= Beginning of Section =
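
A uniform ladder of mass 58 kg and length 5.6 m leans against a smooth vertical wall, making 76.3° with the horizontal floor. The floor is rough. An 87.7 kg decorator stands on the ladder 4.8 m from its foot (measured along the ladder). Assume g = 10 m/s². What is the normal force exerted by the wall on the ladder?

N_wall ≈ 254 N

Torques about the foot: N_wall · 5.6 sin 76.3° = 58×10×2.8 cos 76.3° + 87.7×10×4.8 cos 76.3° → N_wall = 253.94 N.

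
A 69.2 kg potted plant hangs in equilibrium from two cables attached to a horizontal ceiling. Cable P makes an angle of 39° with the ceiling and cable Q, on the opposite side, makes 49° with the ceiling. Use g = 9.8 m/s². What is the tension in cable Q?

T_Q ≈ 527 N

Weight W = 69.2 × 9.8 = 678.2 N acts straight down.
Horizontal: T_P cos 39° = T_Q cos 49°  →  T_P = 0.8442 T_Q.
Vertical: T_P sin 39° + T_Q sin 49° = 678.2.
Substituting the horizontal relation into the vertical equation gives 1.286 T_Q = 678.2, so T_Q = 527.4 N.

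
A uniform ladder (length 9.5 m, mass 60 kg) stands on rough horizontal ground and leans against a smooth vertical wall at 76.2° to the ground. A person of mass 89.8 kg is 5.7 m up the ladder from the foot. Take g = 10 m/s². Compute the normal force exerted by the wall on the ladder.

Torques about the foot: N_wall · 9.5 sin 76.2° = 60×10×4.75 cos 76.2° + 89.8×10×5.7 cos 76.2° → N_wall = 206.03 N.

N_wall ≈ 206 N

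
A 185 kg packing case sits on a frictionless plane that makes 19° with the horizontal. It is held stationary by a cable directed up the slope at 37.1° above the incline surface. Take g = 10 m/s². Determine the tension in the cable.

Take axes along and perpendicular to the incline. Weight components: W sin 19° = 602.3 N down-slope, W cos 19° = 1749 N into the surface.
Along incline: T cos 37.1° = W sin 19° → T = 755.2 N.
Perpendicular: N = W cos 19° − T sin 37.1° = 1294 N.

T ≈ 755 N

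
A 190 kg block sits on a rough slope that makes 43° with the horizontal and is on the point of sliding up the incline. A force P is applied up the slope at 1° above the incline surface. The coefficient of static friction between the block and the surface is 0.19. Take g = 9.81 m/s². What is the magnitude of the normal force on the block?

N ≈ 1340 N

On the verge of sliding up the incline, friction equals μN and acts down the slope.
Perpendicular: N + P sin 1° = W cos 43° = 1363 N.
Along incline: P cos 1° = W sin 43° + μN  with W sin 43° = 1271 N.
Solving the pair for P and N: P = 1525 N, N = 1337 N (and f = μN = 253.9 N).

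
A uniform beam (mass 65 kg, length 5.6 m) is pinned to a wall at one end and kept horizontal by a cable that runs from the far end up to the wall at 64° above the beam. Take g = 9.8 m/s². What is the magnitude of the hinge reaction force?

|H| ≈ 354 N

Take torques about the hinge: T sin 64° · 5.6 = 65×9.8×2.8 = 1783.6 N·m.
So T = 1783.6 / (0.8988 × 5.6) = 354.36 N.
ΣF_x = 0: H_x = T cos 64° = 155.34 N.
ΣF_y = 0: H_y = (65×9.8) − T sin 64° = 637 − 318.5 = 318.5 N.
|H| = √(H_x² + H_y²) = √((155.34)² + (318.5)²) = 354.36 N.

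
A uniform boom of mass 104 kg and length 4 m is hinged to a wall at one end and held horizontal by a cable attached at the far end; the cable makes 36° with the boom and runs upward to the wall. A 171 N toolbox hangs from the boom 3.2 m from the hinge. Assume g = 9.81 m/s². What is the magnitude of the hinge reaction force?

|H| ≈ 1040 N

Take torques about the hinge: T sin 36° · 4 = 104×9.81×2 + 171×3.2 = 2587.7 N·m.
So T = 2587.7 / (0.5878 × 4) = 1100.6 N.
ΣF_x = 0: H_x = T cos 36° = 890.41 N.
ΣF_y = 0: H_y = (104×9.81 + 171) − T sin 36° = 1191.2 − 646.92 = 544.32 N.
|H| = √(H_x² + H_y²) = √((890.41)² + (544.32)²) = 1043.6 N.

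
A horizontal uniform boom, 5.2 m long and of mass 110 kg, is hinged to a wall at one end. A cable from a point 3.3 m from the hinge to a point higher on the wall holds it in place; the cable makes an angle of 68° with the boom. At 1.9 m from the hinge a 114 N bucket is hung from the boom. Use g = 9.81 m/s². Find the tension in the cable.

T ≈ 988 N

Take torques about the hinge: T sin 68° · 3.3 = 110×9.81×2.6 + 114×1.9 = 3022.3 N·m.
So T = 3022.3 / (0.9272 × 3.3) = 987.76 N.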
= End of Section =
_What is expected:_
What should come out is the exact run of lines from the one holding "A uniform boom" through the end of the records above, and nothing besides.

_Answer for this exercise:_
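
A uniform boom of mass 104 kg and length 4 m is hinged to a wall at one end and held horizontal by a cable attached at the far end; the cable makes 36° with the boom and runs upward to the wall. A 171 N toolbox hangs from the boom 3.2 m from the hinge. Assume g = 9.81 m/s². What is the magnitude of the hinge reaction force?

|H| ≈ 1040 N

Take torques about the hinge: T sin 36° · 4 = 104×9.81×2 + 171×3.2 = 2587.7 N·m.
So T = 2587.7 / (0.5878 × 4) = 1100.6 N.
ΣF_x = 0: H_x = T cos 36° = 890.41 N.
ΣF_y = 0: H_y = (104×9.81 + 171) − T sin 36° = 1191.2 − 646.92 = 544.32 N.
|H| = √(H_x² + H_y²) = √((890.41)² + (544.32)²) = 1043.6 N.

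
A horizontal uniform boom, 5.2 m long and of mass 110 kg, is hinged to a wall at one end. A cable from a point 3.3 m from the hinge to a point higher on the wall holds it in place; the cable makes an angle of 68° with the boom. At 1.9 m from the hinge a 114 N bucket is hung from the boom. Use g = 9.81 m/s². Find the tension in the cable.

T ≈ 988 N

Take torques about the hinge: T sin 68° · 3.3 = 110×9.81×2.6 + 114×1.9 = 3022.3 N·m.
So T = 3022.3 / (0.9272 × 3.3) = 987.76 N.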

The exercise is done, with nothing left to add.